- **TASK OBJECTIVE**
Of all the entries below, only the lines from the one with "X_4 = 7 if X_1 >= 4 else -2" up to and including the one with "A population of 6" are to be duplicated exactly.

- **TASK INPUT**
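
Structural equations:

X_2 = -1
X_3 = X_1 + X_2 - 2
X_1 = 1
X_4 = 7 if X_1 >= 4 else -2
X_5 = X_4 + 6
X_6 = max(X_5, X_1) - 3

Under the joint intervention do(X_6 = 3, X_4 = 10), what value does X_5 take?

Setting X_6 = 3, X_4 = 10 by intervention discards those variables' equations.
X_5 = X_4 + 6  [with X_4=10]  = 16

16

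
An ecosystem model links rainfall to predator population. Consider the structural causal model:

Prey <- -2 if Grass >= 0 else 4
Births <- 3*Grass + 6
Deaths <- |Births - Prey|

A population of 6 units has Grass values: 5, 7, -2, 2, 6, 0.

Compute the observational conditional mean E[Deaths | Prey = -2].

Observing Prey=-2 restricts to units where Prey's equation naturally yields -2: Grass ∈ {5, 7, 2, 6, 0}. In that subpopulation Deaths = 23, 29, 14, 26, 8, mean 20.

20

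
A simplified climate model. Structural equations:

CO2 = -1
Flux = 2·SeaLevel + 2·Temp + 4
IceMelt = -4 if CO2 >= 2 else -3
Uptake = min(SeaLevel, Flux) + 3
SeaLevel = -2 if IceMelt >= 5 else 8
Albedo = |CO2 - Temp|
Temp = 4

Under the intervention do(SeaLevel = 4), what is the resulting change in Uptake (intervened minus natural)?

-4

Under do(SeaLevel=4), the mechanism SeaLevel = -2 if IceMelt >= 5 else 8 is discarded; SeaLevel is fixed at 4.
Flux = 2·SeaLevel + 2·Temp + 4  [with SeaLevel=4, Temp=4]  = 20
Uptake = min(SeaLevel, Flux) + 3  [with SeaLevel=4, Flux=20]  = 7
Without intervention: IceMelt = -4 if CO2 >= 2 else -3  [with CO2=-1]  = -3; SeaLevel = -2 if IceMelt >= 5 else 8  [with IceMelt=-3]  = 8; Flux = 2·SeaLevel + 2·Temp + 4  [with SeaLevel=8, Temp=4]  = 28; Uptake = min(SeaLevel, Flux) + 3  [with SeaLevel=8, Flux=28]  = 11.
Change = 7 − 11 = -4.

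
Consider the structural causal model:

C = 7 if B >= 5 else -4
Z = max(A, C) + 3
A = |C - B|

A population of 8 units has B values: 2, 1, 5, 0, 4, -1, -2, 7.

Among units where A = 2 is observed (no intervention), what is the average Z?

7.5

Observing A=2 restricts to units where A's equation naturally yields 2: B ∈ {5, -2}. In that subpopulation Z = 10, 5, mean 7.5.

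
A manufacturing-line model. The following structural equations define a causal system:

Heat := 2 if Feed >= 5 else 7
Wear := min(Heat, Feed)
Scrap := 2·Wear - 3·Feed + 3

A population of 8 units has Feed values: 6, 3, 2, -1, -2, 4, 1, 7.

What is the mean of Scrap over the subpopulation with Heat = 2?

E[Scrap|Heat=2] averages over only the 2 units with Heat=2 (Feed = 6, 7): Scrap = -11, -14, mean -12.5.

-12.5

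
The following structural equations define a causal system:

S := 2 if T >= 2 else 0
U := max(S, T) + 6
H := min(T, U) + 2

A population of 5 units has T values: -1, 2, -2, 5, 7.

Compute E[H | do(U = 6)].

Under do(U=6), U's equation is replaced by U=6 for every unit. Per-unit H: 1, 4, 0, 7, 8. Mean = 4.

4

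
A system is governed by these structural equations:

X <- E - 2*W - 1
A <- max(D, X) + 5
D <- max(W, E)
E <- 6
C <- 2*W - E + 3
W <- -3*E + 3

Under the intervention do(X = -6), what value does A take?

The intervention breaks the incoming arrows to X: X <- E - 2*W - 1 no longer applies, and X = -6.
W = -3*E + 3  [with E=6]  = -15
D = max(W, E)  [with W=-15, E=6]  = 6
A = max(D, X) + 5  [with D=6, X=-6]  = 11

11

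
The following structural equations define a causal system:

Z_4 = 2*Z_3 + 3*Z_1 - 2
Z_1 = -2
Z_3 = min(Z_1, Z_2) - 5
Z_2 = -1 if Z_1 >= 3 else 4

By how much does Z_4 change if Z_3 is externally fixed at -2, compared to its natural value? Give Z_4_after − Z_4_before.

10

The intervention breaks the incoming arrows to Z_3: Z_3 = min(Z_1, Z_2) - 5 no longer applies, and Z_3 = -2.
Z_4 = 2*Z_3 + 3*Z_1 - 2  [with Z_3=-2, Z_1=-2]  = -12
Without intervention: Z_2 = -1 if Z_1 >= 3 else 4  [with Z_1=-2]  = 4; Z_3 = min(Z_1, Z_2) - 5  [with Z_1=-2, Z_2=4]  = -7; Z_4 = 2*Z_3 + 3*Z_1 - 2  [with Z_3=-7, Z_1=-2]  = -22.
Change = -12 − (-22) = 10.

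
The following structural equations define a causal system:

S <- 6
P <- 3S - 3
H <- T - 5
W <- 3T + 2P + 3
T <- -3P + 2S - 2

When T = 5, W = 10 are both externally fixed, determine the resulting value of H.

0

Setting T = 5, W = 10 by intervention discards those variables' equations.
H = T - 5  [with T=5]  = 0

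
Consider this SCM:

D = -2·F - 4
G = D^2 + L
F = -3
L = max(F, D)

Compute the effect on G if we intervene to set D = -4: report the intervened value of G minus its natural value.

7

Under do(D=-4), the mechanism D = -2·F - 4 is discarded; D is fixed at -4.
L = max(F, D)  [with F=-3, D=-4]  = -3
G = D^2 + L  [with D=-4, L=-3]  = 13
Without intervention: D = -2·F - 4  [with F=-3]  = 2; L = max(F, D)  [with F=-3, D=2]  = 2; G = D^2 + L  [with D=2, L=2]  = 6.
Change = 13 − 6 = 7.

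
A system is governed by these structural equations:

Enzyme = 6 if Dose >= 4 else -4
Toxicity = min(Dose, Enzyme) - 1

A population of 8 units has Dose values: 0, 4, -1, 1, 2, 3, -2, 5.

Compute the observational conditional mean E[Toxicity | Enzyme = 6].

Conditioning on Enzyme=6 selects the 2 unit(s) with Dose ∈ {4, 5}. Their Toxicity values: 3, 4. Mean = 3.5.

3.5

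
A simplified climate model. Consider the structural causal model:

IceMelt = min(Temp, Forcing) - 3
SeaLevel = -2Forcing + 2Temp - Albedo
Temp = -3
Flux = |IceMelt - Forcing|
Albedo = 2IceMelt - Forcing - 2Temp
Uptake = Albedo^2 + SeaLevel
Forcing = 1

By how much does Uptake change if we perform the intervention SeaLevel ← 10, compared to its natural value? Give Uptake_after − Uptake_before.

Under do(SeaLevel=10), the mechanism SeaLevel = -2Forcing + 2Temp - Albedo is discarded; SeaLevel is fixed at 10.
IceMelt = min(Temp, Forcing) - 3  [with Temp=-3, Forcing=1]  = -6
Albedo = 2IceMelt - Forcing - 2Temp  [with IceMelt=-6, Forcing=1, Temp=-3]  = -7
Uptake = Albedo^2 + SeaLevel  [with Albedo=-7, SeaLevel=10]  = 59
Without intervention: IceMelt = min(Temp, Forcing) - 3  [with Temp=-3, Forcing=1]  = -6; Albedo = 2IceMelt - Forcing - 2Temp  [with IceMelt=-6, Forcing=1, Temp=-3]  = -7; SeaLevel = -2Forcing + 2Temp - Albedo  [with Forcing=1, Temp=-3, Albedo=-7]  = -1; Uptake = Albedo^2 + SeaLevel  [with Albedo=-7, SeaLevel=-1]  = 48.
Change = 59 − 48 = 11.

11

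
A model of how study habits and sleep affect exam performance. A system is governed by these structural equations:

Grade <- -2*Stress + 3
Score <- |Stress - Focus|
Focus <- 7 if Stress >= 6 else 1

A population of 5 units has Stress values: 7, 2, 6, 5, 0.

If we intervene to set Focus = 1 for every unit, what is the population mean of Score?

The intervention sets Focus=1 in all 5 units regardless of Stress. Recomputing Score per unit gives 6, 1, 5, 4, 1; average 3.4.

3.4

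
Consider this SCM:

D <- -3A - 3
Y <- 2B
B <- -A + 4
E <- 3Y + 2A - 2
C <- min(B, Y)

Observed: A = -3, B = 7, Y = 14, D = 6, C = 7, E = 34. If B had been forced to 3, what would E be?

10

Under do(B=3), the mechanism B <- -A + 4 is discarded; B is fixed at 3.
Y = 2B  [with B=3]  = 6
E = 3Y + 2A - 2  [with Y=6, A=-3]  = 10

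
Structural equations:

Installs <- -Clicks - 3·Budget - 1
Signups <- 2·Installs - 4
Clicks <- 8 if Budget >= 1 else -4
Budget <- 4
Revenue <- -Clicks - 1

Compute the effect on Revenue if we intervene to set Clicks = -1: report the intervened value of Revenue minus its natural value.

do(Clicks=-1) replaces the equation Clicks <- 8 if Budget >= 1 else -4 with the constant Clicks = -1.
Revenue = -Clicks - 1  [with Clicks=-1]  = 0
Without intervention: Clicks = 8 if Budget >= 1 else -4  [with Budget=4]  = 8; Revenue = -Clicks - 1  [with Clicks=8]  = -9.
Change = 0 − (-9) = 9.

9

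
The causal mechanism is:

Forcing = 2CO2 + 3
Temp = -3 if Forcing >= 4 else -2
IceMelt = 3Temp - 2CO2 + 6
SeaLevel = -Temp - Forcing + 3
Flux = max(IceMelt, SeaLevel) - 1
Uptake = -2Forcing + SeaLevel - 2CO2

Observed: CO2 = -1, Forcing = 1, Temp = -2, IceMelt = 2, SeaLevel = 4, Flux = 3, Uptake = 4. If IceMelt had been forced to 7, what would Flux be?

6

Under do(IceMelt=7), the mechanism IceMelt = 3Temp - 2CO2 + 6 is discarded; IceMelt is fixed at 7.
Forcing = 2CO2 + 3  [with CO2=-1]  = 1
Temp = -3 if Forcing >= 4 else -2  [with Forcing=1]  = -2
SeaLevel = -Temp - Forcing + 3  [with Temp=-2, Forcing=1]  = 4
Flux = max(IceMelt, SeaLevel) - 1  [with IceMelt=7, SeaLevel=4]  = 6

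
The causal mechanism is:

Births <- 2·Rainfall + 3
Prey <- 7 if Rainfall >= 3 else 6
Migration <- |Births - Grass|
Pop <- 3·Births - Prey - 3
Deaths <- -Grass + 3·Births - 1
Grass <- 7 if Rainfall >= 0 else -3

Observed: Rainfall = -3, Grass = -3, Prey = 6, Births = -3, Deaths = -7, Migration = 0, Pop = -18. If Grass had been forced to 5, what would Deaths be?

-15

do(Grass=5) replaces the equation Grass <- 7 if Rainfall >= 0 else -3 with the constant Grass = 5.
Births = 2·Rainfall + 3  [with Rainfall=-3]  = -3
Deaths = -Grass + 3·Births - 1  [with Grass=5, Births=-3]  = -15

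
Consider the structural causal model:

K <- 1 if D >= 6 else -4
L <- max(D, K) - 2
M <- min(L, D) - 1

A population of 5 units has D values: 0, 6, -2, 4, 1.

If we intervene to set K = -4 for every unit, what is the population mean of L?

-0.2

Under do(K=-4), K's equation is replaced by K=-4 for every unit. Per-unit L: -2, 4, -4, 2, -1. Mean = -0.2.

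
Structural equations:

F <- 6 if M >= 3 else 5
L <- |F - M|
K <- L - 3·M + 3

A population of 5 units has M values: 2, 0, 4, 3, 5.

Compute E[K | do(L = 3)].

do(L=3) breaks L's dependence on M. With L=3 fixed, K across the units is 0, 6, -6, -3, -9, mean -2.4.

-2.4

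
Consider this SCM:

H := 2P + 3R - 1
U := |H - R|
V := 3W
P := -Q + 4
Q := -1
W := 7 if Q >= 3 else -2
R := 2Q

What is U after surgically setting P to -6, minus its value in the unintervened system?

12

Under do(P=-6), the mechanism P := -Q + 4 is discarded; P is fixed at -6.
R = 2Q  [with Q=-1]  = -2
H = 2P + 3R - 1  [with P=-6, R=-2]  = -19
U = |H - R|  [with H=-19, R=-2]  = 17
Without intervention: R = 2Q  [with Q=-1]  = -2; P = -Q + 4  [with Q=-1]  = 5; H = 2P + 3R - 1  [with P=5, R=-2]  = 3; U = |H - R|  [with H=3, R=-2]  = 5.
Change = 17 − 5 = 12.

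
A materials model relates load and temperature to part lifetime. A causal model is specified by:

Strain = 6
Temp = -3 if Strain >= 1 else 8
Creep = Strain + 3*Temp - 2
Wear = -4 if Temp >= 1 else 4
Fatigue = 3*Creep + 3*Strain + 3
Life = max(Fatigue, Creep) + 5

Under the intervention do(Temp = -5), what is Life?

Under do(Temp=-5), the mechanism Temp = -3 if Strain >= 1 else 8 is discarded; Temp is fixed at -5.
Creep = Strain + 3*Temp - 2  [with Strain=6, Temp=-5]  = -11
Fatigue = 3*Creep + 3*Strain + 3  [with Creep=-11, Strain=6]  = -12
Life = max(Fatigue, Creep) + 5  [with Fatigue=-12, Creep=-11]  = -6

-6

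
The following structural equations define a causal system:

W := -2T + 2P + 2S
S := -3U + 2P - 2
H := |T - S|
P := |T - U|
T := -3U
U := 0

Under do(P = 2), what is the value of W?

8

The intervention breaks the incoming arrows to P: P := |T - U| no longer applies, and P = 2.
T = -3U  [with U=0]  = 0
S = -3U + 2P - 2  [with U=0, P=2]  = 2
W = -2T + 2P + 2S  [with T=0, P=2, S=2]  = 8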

- **EXERCISE SOLUTION**
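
X_4 = 7 if X_1 >= 4 else -2
X_5 = X_4 + 6
X_6 = max(X_5, X_1) - 3

Under the joint intervention do(X_6 = 3, X_4 = 10), what value does X_5 take?

Setting X_6 = 3, X_4 = 10 by intervention discards those variables' equations.
X_5 = X_4 + 6  [with X_4=10]  = 16

16

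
An ecosystem model links rainfall to predator population. Consider the structural causal model:

Prey <- -2 if Grass >= 0 else 4
Births <- 3*Grass + 6
Deaths <- |Births - Prey|

A population of 6 units has Grass values: 5, 7, -2, 2, 6, 0.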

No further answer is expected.